## TASK STATEMENT
When you write out the entries, keep every line exactly as it appears.

##### DATA FOR ANALYSIS #####

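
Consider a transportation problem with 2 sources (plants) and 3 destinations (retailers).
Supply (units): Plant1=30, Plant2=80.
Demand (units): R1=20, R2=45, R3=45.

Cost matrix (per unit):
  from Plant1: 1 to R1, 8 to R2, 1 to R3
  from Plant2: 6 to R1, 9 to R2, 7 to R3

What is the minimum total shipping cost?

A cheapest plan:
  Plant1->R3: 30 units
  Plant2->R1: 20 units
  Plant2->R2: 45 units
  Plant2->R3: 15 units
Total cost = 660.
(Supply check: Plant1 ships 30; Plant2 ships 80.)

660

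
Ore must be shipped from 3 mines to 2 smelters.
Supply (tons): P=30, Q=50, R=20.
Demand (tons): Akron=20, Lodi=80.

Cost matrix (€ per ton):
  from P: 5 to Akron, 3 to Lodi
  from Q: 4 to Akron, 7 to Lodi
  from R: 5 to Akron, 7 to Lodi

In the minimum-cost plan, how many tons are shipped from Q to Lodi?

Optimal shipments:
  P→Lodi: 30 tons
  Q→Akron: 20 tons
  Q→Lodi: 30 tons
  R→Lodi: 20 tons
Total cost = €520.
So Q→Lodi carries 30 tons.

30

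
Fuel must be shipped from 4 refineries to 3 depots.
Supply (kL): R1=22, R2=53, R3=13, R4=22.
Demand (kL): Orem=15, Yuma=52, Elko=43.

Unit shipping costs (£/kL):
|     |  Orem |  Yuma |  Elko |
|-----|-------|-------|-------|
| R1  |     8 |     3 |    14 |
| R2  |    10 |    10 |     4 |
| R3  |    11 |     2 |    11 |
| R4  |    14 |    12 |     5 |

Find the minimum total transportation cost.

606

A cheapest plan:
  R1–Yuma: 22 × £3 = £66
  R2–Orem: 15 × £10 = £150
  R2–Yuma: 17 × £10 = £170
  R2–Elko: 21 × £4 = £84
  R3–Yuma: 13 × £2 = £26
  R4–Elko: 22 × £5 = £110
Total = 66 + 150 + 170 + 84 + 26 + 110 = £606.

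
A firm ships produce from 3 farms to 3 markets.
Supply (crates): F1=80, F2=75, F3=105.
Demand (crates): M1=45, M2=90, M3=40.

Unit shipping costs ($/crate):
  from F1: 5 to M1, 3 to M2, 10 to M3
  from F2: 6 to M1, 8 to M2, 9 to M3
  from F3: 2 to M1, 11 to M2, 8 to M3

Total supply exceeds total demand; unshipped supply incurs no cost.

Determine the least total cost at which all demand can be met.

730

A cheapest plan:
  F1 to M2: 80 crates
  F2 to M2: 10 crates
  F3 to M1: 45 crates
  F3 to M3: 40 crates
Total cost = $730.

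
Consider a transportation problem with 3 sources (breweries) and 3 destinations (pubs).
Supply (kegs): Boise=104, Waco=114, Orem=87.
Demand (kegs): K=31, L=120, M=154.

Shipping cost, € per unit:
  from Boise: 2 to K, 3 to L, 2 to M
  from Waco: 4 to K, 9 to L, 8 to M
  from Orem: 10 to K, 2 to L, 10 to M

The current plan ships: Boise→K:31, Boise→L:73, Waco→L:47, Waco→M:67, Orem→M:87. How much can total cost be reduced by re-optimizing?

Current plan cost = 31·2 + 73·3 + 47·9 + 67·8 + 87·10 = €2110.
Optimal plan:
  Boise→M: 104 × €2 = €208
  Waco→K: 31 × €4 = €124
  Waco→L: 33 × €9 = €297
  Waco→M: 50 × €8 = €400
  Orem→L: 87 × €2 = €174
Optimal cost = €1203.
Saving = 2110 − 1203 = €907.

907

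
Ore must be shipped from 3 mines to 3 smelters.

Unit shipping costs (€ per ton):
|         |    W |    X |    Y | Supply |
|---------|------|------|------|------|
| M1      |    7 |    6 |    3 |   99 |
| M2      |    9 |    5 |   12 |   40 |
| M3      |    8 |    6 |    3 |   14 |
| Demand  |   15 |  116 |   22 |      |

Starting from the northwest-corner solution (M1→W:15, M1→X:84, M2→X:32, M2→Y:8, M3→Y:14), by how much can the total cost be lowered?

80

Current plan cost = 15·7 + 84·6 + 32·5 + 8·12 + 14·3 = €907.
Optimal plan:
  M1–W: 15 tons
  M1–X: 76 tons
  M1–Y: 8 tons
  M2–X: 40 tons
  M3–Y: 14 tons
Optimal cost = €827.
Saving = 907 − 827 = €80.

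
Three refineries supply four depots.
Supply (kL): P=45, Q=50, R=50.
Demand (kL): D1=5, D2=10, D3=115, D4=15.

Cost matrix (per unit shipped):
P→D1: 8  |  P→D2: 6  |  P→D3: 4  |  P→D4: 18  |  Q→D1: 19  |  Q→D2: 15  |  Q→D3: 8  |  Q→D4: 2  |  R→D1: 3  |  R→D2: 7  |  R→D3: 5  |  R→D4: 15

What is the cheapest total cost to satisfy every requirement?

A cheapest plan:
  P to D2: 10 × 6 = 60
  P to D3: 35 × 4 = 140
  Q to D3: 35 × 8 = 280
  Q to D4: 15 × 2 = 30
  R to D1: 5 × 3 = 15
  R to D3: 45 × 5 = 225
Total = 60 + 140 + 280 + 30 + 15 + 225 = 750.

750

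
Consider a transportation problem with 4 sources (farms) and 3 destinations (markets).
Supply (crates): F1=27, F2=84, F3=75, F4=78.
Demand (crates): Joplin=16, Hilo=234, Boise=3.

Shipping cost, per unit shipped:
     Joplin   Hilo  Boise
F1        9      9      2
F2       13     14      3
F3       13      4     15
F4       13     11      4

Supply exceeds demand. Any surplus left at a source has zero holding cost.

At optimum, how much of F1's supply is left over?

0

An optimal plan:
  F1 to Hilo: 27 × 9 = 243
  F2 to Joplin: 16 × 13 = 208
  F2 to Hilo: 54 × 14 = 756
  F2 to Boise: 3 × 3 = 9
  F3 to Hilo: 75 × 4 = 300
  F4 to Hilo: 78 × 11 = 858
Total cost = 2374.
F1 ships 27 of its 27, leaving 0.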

#####

## OUTPUT OF THE TASK
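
Consider a transportation problem with 2 sources (plants) and 3 destinations (retailers).
Supply (units): Plant1=30, Plant2=80.
Demand (units): R1=20, R2=45, R3=45.

Cost matrix (per unit):
  from Plant1: 1 to R1, 8 to R2, 1 to R3
  from Plant2: 6 to R1, 9 to R2, 7 to R3

What is the minimum total shipping cost?

A cheapest plan:
  Plant1->R3: 30 units
  Plant2->R1: 20 units
  Plant2->R2: 45 units
  Plant2->R3: 15 units
Total cost = 660.
(Supply check: Plant1 ships 30; Plant2 ships 80.)

660

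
Ore must be shipped from 3 mines to 2 smelters.
Supply (tons): P=30, Q=50, R=20.
Demand (tons): Akron=20, Lodi=80.

Cost matrix (€ per ton):
  from P: 5 to Akron, 3 to Lodi
  from Q: 4 to Akron, 7 to Lodi
  from R: 5 to Akron, 7 to Lodi

In the minimum-cost plan, how many tons are shipped from Q to Lodi?

Optimal shipments:
  P→Lodi: 30 tons
  Q→Akron: 20 tons
  Q→Lodi: 30 tons
  R→Lodi: 20 tons
Total cost = €520.
So Q→Lodi carries 30 tons.

30

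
Fuel must be shipped from 4 refineries to 3 depots.
Supply (kL): R1=22, R2=53, R3=13, R4=22.
Demand (kL): Orem=15, Yuma=52, Elko=43.

Unit shipping costs (£/kL):
|     |  Orem |  Yuma |  Elko |
|-----|-------|-------|-------|
| R1  |     8 |     3 |    14 |
| R2  |    10 |    10 |     4 |
| R3  |    11 |     2 |    11 |
| R4  |    14 |    12 |     5 |

Find the minimum total transportation cost.

606

A cheapest plan:
  R1–Yuma: 22 × £3 = £66
  R2–Orem: 15 × £10 = £150
  R2–Yuma: 17 × £10 = £170
  R2–Elko: 21 × £4 = £84
  R3–Yuma: 13 × £2 = £26
  R4–Elko: 22 × £5 = £110
Total = 66 + 150 + 170 + 84 + 26 + 110 = £606.

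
A firm ships produce from 3 farms to 3 markets.
Supply (crates): F1=80, F2=75, F3=105.
Demand (crates): M1=45, M2=90, M3=40.

Unit shipping costs ($/crate):
  from F1: 5 to M1, 3 to M2, 10 to M3
  from F2: 6 to M1, 8 to M2, 9 to M3
  from F3: 2 to M1, 11 to M2, 8 to M3

Total supply exceeds total demand; unshipped supply incurs no cost.

Determine the least total cost at which all demand can be met.

730

A cheapest plan:
  F1 to M2: 80 crates
  F2 to M2: 10 crates
  F3 to M1: 45 crates
  F3 to M3: 40 crates
Total cost = $730.

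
Consider a transportation problem with 3 sources (breweries) and 3 destinations (pubs).
Supply (kegs): Boise=104, Waco=114, Orem=87.
Demand (kegs): K=31, L=120, M=154.

Shipping cost, € per unit:
  from Boise: 2 to K, 3 to L, 2 to M
  from Waco: 4 to K, 9 to L, 8 to M
  from Orem: 10 to K, 2 to L, 10 to M

The current plan ships: Boise→K:31, Boise→L:73, Waco→L:47, Waco→M:67, Orem→M:87. How much can total cost be reduced by re-optimizing?

Current plan cost = 31·2 + 73·3 + 47·9 + 67·8 + 87·10 = €2110.
Optimal plan:
  Boise→M: 104 × €2 = €208
  Waco→K: 31 × €4 = €124
  Waco→L: 33 × €9 = €297
  Waco→M: 50 × €8 = €400
  Orem→L: 87 × €2 = €174
Optimal cost = €1203.
Saving = 2110 − 1203 = €907.

907

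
Ore must be shipped from 3 mines to 3 smelters.

Unit shipping costs (€ per ton):
|         |    W |    X |    Y | Supply |
|---------|------|------|------|------|
| M1      |    7 |    6 |    3 |   99 |
| M2      |    9 |    5 |   12 |   40 |
| M3      |    8 |    6 |    3 |   14 |
| Demand  |   15 |  116 |   22 |      |

Starting from the northwest-corner solution (M1→W:15, M1→X:84, M2→X:32, M2→Y:8, M3→Y:14), by how much can the total cost be lowered?

80

Current plan cost = 15·7 + 84·6 + 32·5 + 8·12 + 14·3 = €907.
Optimal plan:
  M1–W: 15 tons
  M1–X: 76 tons
  M1–Y: 8 tons
  M2–X: 40 tons
  M3–Y: 14 tons
Optimal cost = €827.
Saving = 907 − 827 = €80.

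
Three refineries supply four depots.
Supply (kL): P=45, Q=50, R=50.
Demand (kL): D1=5, D2=10, D3=115, D4=15.

Cost matrix (per unit shipped):
P→D1: 8  |  P→D2: 6  |  P→D3: 4  |  P→D4: 18  |  Q→D1: 19  |  Q→D2: 15  |  Q→D3: 8  |  Q→D4: 2  |  R→D1: 3  |  R→D2: 7  |  R→D3: 5  |  R→D4: 15

What is the cheapest total cost to satisfy every requirement?

A cheapest plan:
  P to D2: 10 × 6 = 60
  P to D3: 35 × 4 = 140
  Q to D3: 35 × 8 = 280
  Q to D4: 15 × 2 = 30
  R to D1: 5 × 3 = 15
  R to D3: 45 × 5 = 225
Total = 60 + 140 + 280 + 30 + 15 + 225 = 750.

750

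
Consider a transportation problem with 4 sources (farms) and 3 destinations (markets).
Supply (crates): F1=27, F2=84, F3=75, F4=78.
Demand (crates): Joplin=16, Hilo=234, Boise=3.

Shipping cost, per unit shipped:
     Joplin   Hilo  Boise
F1        9      9      2
F2       13     14      3
F3       13      4     15
F4       13     11      4

Supply exceeds demand. Any surplus left at a source has zero holding cost.

At optimum, how much of F1's supply is left over?

0

An optimal plan:
  F1 to Hilo: 27 × 9 = 243
  F2 to Joplin: 16 × 13 = 208
  F2 to Hilo: 54 × 14 = 756
  F2 to Boise: 3 × 3 = 9
  F3 to Hilo: 75 × 4 = 300
  F4 to Hilo: 78 × 11 = 858
Total cost = 2374.
F1 ships 27 of its 27, leaving 0.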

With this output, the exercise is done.